### [Exercise instructions]
Transcribe precisely, and only, the lines beginning at the line containing "A thin film" and ending at the final line of the material below.

### [Given records]
==*==

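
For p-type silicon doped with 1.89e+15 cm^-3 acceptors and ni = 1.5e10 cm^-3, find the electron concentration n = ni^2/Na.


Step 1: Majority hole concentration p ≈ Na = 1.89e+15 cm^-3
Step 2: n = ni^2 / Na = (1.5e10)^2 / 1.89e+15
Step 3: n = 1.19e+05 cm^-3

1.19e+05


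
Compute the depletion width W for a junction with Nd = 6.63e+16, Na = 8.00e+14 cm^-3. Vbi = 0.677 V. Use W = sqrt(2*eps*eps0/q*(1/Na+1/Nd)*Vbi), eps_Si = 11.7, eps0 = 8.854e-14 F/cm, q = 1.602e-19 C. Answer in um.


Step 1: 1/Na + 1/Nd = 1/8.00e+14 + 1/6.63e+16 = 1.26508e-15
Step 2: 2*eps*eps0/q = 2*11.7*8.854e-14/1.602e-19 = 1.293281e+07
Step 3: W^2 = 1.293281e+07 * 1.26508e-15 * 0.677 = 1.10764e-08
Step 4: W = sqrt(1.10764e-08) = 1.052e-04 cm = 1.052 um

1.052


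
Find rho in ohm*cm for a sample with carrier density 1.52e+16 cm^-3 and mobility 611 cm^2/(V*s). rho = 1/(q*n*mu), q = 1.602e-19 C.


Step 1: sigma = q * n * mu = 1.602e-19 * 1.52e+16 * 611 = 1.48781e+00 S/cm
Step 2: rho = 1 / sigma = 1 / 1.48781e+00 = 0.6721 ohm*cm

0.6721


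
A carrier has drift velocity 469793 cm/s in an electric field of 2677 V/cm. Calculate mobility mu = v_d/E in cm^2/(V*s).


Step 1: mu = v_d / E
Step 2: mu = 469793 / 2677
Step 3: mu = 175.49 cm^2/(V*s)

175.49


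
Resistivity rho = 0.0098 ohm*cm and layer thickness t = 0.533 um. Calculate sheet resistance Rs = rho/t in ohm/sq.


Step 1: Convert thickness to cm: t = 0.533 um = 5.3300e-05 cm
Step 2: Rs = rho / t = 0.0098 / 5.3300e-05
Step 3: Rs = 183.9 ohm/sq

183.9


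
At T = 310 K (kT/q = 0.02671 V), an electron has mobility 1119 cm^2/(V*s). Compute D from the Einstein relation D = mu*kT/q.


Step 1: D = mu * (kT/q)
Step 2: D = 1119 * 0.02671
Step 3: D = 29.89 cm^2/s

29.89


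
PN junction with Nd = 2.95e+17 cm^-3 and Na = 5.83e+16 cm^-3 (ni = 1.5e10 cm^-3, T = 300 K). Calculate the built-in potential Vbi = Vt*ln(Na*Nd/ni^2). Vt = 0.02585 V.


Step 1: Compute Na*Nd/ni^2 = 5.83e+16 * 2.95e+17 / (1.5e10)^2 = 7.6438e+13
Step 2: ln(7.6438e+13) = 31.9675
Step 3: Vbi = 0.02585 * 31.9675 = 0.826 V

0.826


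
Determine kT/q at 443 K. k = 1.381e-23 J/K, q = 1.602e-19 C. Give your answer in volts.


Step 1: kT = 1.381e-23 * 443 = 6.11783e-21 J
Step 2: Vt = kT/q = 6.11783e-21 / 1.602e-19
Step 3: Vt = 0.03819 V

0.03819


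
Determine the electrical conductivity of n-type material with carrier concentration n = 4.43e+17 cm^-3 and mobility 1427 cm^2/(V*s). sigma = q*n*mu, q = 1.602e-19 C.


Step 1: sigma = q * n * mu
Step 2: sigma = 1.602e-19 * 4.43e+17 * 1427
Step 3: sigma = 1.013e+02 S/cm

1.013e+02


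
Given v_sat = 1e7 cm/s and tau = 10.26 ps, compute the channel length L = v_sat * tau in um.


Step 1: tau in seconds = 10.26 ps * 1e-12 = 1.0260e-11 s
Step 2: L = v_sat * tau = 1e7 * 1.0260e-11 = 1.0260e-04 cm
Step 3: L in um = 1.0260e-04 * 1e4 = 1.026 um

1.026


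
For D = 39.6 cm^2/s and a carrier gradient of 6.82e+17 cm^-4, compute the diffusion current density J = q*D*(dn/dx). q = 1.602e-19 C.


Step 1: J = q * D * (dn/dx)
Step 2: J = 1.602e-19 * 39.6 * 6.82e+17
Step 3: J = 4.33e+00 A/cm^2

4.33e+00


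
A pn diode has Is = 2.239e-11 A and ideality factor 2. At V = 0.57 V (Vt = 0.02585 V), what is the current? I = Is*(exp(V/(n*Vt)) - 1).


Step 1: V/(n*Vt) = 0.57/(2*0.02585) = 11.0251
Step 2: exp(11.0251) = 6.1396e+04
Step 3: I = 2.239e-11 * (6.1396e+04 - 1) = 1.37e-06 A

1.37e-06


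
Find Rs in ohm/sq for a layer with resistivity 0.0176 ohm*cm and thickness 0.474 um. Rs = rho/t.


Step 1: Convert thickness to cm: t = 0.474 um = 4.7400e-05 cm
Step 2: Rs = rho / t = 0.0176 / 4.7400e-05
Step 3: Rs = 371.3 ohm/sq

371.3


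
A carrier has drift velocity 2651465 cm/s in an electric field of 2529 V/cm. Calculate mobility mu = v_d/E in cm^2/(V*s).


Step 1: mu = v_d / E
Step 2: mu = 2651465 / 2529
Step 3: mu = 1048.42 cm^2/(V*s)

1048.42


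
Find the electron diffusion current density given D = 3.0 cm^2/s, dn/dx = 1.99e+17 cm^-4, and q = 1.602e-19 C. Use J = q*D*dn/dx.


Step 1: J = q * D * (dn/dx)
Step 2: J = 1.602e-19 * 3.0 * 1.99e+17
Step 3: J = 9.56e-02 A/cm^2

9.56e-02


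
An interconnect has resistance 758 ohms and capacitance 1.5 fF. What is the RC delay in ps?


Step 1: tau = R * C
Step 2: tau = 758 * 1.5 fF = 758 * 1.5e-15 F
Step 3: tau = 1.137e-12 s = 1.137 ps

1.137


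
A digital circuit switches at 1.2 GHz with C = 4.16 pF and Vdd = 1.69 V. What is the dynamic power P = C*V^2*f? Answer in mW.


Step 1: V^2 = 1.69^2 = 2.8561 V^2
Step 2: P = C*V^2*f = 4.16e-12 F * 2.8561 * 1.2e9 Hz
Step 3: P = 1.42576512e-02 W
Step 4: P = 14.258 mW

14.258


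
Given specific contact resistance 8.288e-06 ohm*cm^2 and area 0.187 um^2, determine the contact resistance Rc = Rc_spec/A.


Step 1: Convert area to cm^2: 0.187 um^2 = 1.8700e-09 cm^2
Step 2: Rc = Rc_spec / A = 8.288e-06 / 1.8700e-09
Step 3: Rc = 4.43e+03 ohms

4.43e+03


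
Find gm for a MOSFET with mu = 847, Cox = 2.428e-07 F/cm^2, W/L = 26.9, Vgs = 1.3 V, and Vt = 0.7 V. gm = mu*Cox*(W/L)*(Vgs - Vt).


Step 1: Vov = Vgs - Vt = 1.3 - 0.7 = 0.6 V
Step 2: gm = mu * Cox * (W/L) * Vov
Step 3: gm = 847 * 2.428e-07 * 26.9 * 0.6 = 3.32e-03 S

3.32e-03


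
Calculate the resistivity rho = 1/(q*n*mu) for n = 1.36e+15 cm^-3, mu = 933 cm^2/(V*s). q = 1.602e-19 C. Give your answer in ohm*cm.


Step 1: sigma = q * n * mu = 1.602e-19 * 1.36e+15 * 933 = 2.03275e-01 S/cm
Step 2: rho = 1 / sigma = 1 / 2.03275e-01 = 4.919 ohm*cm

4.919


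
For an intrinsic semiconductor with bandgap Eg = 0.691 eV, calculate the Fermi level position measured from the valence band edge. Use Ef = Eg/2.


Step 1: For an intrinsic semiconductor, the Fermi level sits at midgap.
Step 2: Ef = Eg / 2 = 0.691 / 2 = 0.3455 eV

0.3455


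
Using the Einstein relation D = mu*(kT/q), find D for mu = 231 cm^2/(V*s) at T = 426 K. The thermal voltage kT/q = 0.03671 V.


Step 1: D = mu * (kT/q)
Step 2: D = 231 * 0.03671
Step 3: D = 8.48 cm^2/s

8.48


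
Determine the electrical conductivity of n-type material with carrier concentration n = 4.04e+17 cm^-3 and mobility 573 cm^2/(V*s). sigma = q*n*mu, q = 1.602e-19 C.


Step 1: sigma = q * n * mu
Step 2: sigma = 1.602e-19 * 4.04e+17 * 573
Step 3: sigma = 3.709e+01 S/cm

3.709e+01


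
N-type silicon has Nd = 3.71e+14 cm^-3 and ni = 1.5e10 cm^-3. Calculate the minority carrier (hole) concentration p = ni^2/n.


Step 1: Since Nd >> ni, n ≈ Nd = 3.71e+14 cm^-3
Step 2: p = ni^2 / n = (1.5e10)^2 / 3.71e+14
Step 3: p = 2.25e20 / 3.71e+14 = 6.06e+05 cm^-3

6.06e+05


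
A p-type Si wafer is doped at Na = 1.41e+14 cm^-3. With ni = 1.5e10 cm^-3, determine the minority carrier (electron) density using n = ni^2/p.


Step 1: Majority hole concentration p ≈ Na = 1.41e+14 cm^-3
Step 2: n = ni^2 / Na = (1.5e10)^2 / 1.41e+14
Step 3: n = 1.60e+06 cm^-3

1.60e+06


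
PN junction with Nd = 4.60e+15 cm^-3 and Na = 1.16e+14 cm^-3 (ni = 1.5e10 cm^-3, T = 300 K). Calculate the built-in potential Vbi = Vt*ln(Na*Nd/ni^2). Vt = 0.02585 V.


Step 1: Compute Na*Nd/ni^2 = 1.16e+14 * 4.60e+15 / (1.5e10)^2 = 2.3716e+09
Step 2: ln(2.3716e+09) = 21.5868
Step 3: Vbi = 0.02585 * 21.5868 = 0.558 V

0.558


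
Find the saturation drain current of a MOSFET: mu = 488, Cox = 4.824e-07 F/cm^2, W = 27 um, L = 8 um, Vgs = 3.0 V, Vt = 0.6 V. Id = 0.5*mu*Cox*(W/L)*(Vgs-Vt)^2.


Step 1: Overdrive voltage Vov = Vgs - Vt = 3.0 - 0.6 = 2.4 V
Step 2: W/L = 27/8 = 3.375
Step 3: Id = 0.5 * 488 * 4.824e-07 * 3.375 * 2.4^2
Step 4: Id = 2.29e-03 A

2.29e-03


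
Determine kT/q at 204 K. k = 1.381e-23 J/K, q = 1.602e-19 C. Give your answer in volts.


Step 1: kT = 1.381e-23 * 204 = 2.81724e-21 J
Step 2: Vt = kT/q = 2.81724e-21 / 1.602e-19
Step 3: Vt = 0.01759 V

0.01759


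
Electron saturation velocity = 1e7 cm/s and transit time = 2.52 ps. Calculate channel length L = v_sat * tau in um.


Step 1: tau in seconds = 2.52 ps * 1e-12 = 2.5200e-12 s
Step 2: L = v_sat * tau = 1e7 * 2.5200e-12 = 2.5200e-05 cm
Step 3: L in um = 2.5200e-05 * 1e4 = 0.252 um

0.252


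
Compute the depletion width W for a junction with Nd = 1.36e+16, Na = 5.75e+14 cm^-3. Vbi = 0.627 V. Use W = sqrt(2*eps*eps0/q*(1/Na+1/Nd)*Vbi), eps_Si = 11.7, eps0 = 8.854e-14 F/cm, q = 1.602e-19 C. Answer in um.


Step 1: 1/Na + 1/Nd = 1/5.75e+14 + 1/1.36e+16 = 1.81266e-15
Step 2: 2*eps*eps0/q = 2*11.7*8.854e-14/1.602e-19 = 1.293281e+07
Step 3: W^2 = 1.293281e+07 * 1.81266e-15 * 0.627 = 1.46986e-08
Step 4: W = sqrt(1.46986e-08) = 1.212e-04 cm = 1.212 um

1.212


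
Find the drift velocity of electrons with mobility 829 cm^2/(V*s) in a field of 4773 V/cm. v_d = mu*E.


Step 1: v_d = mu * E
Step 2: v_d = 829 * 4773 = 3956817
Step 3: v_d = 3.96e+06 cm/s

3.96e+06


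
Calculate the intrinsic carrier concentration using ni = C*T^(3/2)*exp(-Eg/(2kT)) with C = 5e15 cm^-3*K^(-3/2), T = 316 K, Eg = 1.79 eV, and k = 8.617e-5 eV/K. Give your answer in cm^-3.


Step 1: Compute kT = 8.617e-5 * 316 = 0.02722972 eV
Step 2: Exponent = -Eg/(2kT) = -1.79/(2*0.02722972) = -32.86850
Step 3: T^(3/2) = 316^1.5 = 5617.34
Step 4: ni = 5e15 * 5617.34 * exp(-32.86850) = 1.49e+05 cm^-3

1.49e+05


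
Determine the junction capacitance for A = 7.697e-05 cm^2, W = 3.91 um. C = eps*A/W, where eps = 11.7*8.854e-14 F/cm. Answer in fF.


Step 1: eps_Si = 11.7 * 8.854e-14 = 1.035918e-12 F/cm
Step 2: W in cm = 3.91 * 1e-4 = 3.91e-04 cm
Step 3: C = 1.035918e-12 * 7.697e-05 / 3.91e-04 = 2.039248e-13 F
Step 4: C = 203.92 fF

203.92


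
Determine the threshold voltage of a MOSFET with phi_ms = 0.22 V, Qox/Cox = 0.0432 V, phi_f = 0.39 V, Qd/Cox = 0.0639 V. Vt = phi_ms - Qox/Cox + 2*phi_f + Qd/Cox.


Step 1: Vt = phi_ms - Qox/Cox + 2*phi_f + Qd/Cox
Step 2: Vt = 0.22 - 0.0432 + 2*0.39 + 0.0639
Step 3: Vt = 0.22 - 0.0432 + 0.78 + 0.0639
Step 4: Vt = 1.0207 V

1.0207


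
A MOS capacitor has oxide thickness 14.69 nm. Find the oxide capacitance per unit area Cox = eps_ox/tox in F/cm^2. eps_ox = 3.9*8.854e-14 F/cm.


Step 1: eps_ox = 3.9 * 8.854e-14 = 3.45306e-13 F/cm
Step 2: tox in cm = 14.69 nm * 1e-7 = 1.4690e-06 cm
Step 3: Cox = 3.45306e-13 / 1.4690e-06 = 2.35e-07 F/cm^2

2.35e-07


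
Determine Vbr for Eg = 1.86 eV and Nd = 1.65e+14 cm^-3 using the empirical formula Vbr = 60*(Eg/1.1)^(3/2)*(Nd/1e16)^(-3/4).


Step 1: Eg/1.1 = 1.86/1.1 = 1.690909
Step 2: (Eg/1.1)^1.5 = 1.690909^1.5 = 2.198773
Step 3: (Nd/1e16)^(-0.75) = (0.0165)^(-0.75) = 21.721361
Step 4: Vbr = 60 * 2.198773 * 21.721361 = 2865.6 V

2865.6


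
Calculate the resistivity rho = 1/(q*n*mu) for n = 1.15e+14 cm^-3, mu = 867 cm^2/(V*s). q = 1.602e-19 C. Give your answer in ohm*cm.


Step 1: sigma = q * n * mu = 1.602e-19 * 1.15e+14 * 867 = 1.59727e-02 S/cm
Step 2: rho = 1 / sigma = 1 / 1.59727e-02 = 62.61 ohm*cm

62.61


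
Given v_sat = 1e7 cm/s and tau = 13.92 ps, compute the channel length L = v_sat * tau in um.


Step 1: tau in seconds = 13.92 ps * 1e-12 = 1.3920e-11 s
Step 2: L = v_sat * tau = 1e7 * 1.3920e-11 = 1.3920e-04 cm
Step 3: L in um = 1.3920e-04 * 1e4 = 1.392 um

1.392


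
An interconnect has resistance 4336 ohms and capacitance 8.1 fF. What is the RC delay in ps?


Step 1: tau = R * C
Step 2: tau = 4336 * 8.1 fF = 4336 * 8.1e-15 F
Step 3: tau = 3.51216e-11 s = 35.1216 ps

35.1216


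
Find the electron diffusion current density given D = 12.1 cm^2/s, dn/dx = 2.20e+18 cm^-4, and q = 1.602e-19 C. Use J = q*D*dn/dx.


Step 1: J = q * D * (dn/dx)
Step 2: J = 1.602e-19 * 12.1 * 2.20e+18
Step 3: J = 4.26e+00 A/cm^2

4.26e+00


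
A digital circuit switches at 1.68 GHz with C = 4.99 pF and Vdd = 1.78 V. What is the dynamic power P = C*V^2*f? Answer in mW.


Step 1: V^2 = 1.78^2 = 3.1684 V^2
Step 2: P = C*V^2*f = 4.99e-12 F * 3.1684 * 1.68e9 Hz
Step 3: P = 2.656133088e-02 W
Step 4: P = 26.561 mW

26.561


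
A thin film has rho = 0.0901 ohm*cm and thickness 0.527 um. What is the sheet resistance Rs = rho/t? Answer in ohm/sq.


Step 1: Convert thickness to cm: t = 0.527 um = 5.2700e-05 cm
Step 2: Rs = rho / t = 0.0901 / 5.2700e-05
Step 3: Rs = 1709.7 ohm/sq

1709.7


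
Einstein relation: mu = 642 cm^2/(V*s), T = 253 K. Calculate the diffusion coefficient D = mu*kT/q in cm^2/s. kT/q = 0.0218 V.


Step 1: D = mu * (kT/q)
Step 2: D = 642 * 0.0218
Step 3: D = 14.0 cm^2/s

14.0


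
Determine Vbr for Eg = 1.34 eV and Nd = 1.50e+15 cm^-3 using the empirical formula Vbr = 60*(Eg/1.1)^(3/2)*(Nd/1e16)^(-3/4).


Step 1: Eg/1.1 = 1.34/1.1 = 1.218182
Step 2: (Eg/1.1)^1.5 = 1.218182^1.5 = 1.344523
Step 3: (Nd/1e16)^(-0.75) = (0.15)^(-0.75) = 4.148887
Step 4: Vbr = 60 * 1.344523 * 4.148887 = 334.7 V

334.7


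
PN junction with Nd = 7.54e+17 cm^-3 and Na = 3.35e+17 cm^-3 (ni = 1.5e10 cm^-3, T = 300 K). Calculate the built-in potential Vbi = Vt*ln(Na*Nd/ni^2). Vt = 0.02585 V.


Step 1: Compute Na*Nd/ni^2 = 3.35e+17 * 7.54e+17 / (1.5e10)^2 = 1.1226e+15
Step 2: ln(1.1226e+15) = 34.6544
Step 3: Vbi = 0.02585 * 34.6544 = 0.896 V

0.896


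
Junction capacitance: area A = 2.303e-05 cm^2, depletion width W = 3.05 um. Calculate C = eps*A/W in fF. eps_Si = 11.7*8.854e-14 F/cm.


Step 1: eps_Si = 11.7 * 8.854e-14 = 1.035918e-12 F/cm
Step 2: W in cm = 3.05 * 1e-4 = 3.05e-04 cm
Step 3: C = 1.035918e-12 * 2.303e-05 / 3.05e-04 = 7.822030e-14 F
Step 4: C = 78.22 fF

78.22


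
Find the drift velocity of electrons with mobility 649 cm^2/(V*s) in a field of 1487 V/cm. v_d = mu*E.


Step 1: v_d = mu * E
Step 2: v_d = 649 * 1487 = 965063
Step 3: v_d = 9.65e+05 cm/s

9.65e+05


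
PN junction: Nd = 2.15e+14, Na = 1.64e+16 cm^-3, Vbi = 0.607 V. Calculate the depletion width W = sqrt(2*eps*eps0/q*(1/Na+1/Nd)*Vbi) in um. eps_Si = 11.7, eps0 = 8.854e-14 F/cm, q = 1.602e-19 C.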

==*==

### [Your response]
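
A thin film has rho = 0.0901 ohm*cm and thickness 0.527 um. What is the sheet resistance Rs = rho/t? Answer in ohm/sq.


Step 1: Convert thickness to cm: t = 0.527 um = 5.2700e-05 cm
Step 2: Rs = rho / t = 0.0901 / 5.2700e-05
Step 3: Rs = 1709.7 ohm/sq

1709.7


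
Einstein relation: mu = 642 cm^2/(V*s), T = 253 K. Calculate the diffusion coefficient D = mu*kT/q in cm^2/s. kT/q = 0.0218 V.


Step 1: D = mu * (kT/q)
Step 2: D = 642 * 0.0218
Step 3: D = 14.0 cm^2/s

14.0


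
Determine Vbr for Eg = 1.34 eV and Nd = 1.50e+15 cm^-3 using the empirical formula Vbr = 60*(Eg/1.1)^(3/2)*(Nd/1e16)^(-3/4).


Step 1: Eg/1.1 = 1.34/1.1 = 1.218182
Step 2: (Eg/1.1)^1.5 = 1.218182^1.5 = 1.344523
Step 3: (Nd/1e16)^(-0.75) = (0.15)^(-0.75) = 4.148887
Step 4: Vbr = 60 * 1.344523 * 4.148887 = 334.7 V

334.7


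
PN junction with Nd = 7.54e+17 cm^-3 and Na = 3.35e+17 cm^-3 (ni = 1.5e10 cm^-3, T = 300 K). Calculate the built-in potential Vbi = Vt*ln(Na*Nd/ni^2). Vt = 0.02585 V.


Step 1: Compute Na*Nd/ni^2 = 3.35e+17 * 7.54e+17 / (1.5e10)^2 = 1.1226e+15
Step 2: ln(1.1226e+15) = 34.6544
Step 3: Vbi = 0.02585 * 34.6544 = 0.896 V

0.896


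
Junction capacitance: area A = 2.303e-05 cm^2, depletion width W = 3.05 um. Calculate C = eps*A/W in fF. eps_Si = 11.7*8.854e-14 F/cm.


Step 1: eps_Si = 11.7 * 8.854e-14 = 1.035918e-12 F/cm
Step 2: W in cm = 3.05 * 1e-4 = 3.05e-04 cm
Step 3: C = 1.035918e-12 * 2.303e-05 / 3.05e-04 = 7.822030e-14 F
Step 4: C = 78.22 fF

78.22


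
Find the drift velocity of electrons with mobility 649 cm^2/(V*s) in a field of 1487 V/cm. v_d = mu*E.


Step 1: v_d = mu * E
Step 2: v_d = 649 * 1487 = 965063
Step 3: v_d = 9.65e+05 cm/s

9.65e+05


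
PN junction: Nd = 2.15e+14, Na = 1.64e+16 cm^-3, Vbi = 0.607 V. Calculate the depletion width W = sqrt(2*eps*eps0/q*(1/Na+1/Nd)*Vbi) in um. eps_Si = 11.7, eps0 = 8.854e-14 F/cm, q = 1.602e-19 C.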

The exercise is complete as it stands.